_Requirement:_
Where a line contains the word "following", copy that line from the records below.
+ + + + +
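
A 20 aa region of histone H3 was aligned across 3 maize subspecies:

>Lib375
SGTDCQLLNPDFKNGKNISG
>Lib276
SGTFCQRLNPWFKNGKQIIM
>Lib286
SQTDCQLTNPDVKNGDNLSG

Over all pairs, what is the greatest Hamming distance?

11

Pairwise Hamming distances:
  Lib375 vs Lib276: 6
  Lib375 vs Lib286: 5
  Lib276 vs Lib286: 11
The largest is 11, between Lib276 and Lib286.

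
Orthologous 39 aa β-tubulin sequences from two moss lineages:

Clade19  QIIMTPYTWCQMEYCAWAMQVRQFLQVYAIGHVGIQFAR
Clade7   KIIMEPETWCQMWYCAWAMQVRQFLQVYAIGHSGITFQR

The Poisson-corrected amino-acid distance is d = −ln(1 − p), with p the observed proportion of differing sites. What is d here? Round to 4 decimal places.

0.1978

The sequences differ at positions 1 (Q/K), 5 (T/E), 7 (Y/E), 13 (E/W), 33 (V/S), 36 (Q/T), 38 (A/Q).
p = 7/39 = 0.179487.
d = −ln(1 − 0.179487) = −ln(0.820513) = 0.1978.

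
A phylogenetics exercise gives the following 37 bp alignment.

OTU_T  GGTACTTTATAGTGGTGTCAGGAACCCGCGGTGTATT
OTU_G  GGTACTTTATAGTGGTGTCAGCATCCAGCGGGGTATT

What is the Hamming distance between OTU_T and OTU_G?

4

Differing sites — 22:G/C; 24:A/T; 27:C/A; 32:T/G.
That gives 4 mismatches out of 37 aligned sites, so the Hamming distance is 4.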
+ + + + +
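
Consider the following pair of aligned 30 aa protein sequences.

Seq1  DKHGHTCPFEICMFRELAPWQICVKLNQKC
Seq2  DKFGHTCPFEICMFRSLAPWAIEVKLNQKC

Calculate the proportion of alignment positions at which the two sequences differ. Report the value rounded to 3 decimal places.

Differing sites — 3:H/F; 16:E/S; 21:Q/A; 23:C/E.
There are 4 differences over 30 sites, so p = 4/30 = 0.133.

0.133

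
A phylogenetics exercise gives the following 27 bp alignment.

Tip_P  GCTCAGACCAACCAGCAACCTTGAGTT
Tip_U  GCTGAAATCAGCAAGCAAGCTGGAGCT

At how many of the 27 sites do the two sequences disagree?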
+ + + + +
_Exercise output:_
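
A phylogenetics exercise gives the following 37 bp alignment.
Consider the following pair of aligned 30 aa protein sequences.
A phylogenetics exercise gives the following 27 bp alignment.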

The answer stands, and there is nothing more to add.